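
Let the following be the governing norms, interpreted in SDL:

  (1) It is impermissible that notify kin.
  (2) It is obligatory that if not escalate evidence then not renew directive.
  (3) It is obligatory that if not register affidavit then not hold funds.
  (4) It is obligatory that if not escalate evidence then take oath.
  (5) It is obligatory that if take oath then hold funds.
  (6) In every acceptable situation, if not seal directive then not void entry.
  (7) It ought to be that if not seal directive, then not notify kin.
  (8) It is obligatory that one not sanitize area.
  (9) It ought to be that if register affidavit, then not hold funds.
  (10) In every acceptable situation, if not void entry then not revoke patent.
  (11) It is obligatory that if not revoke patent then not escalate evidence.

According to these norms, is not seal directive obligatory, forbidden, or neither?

Premises 9 and 3 cover both cases: O(register_affidavit → ¬hold_funds) and O(¬register_affidavit → ¬hold_funds). Since register_affidavit ∨ ¬register_affidavit is a tautology, O(¬hold_funds) follows.
Premise 5, O(take_oath → hold_funds), contraposes to O(¬hold_funds → ¬take_oath); with O(¬hold_funds) we get O(¬take_oath).
The contrapositive of premise 4 (O(¬escalate_evidence → take_oath)) is O(¬take_oath → escalate_evidence), and O(¬take_oath) is already established, so O(escalate_evidence).
The contrapositive of premise 11 (O(¬revoke_patent → ¬escalate_evidence)) is O(escalate_evidence → revoke_patent), and O(escalate_evidence) is already established, so O(revoke_patent).
Premise 10 is O(¬void_entry → ¬revoke_patent); contrapositively O(revoke_patent → void_entry). Since O(revoke_patent) holds, K gives O(void_entry).
Premise 6 is O(¬seal_directive → ¬void_entry); contrapositively O(void_entry → seal_directive). Since O(void_entry) holds, K gives O(seal_directive).
Premises 1, 2, 7, 8 do not contribute to this derivation.
Thus O(seal_directive), which is F(¬seal_directive): ¬seal_directive is forbidden.

Forbidden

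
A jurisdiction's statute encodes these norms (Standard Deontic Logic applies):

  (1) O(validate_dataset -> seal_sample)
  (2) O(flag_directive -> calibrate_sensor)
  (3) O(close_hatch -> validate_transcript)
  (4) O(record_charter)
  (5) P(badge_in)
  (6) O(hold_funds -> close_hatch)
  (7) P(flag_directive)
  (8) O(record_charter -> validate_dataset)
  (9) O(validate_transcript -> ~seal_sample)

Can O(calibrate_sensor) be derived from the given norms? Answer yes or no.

Premise 2 is O(flag_directive -> calibrate_sensor), but O(flag_directive) is not derivable from the premises (the permission P(flag_directive) asserts only ~O(~flag_directive), not O(flag_directive)), so it does not yield O(calibrate_sensor).
No other premise forces O(calibrate_sensor). An ideal world satisfying every premise can still have calibrate_sensor false, so O(calibrate_sensor) is not derivable.

No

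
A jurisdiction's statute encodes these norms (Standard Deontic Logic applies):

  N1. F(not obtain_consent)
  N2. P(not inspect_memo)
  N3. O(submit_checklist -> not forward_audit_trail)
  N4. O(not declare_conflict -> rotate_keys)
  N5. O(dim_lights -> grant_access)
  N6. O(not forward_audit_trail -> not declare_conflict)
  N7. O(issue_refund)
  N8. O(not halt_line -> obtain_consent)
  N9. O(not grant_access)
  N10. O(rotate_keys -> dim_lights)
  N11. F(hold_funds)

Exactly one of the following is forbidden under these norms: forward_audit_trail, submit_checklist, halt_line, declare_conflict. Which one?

From premise 9 we have O(not grant_access).
Premise 5 is O(dim_lights -> grant_access); contrapositively O(not grant_access -> not dim_lights). Since O(not grant_access) holds, K gives O(not dim_lights).
Premise 10 is O(rotate_keys -> dim_lights); contrapositively O(not dim_lights -> not rotate_keys). Since O(not dim_lights) holds, K gives O(not rotate_keys).
Premise 4, O(not declare_conflict -> rotate_keys), contraposes to O(not rotate_keys -> declare_conflict); with O(not rotate_keys) we get O(declare_conflict).
Premise 6 is O(not forward_audit_trail -> not declare_conflict); contrapositively O(declare_conflict -> forward_audit_trail). Since O(declare_conflict) holds, K gives O(forward_audit_trail).
Premise 3, O(submit_checklist -> not forward_audit_trail), contraposes to O(forward_audit_trail -> not submit_checklist); with O(forward_audit_trail) we get O(not submit_checklist).
So O(not submit_checklist) holds, i.e. submit_checklist is forbidden. None of the other listed options is forbidden under the premises.

submit_checklist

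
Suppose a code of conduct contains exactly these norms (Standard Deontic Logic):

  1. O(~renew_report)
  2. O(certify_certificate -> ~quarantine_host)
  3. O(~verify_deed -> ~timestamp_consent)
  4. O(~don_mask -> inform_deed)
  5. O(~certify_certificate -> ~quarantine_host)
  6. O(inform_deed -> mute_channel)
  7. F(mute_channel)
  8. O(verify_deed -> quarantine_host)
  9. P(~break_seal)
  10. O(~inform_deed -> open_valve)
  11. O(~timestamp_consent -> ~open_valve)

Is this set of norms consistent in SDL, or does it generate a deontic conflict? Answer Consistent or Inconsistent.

Premises 5 and 2 are O(~certify_certificate -> ~quarantine_host) and O(certify_certificate -> ~quarantine_host); every ideal world satisfies ~certify_certificate or certify_certificate, so in either case ~quarantine_host holds — hence O(~quarantine_host).
The contrapositive of premise 8 (O(verify_deed -> quarantine_host)) is O(~quarantine_host -> ~verify_deed), and O(~quarantine_host) is already established, so O(~verify_deed).
With premise 3, O(~verify_deed -> ~timestamp_consent), the K-axiom yields O(~timestamp_consent).
With premise 11, O(~timestamp_consent -> ~open_valve), the K-axiom yields O(~open_valve).
The contrapositive of premise 10 (O(~inform_deed -> open_valve)) is O(~open_valve -> inform_deed), and O(~open_valve) is already established, so O(inform_deed).
With premise 6, O(inform_deed -> mute_channel), the K-axiom yields O(mute_channel).
Yet premise 7 is F(mute_channel), i.e. O(~mute_channel).
We now have both O(mute_channel) and O(~mute_channel) — mute_channel is simultaneously obligatory and forbidden, violating the D-axiom.

Inconsistent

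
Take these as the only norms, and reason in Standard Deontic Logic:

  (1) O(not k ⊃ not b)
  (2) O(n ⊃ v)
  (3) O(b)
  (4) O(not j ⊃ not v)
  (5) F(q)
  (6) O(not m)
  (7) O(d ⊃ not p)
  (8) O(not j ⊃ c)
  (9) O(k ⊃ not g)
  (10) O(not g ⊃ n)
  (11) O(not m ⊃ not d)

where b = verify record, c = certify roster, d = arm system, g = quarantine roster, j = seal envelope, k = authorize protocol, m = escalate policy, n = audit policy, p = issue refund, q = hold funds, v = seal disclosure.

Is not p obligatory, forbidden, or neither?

Premise 7 is O(d ⊃ not p), but O(d) is not derivable from the premises, so it does not yield O(not p).
No premise or chain of K-axiom applications forces O(not p), and none forces O(p). So not p is neither obligatory nor forbidden under these norms.

Neither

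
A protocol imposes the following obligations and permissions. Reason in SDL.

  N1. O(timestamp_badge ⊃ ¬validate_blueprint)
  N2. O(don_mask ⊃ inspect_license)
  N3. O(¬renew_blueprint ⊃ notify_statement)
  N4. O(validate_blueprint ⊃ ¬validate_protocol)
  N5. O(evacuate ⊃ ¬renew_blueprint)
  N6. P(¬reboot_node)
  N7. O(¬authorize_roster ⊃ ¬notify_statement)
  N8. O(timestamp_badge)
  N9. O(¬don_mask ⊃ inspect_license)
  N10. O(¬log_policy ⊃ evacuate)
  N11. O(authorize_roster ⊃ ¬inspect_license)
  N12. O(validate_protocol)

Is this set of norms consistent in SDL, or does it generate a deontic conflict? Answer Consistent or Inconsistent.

Premise 4 is O(validate_blueprint ⊃ ¬validate_protocol), but O(validate_blueprint) is not derivable from the premises, so it does not yield O(¬validate_protocol).
So O(¬validate_protocol) is not derivable, and the apparent clash with O(validate_protocol) does not arise.
A world satisfying every obligation exists (e.g. authorize_roster=false, don_mask=false, evacuate=false, inspect_license=true, log_policy=true, notify_statement=false, reboot_node=false, renew_blueprint=true, timestamp_badge=true, validate_blueprint=false, validate_protocol=true); no atom is both obligatory and forbidden, so the set is consistent.

Consistent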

(Exercise aim)
Bring together every line in the entries that holds the string "ought".

(Solution to this task)
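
  (7) It ought to be that if not seal directive, then not notify kin.
  (9) It ought to be that if register affidavit, then not hold funds.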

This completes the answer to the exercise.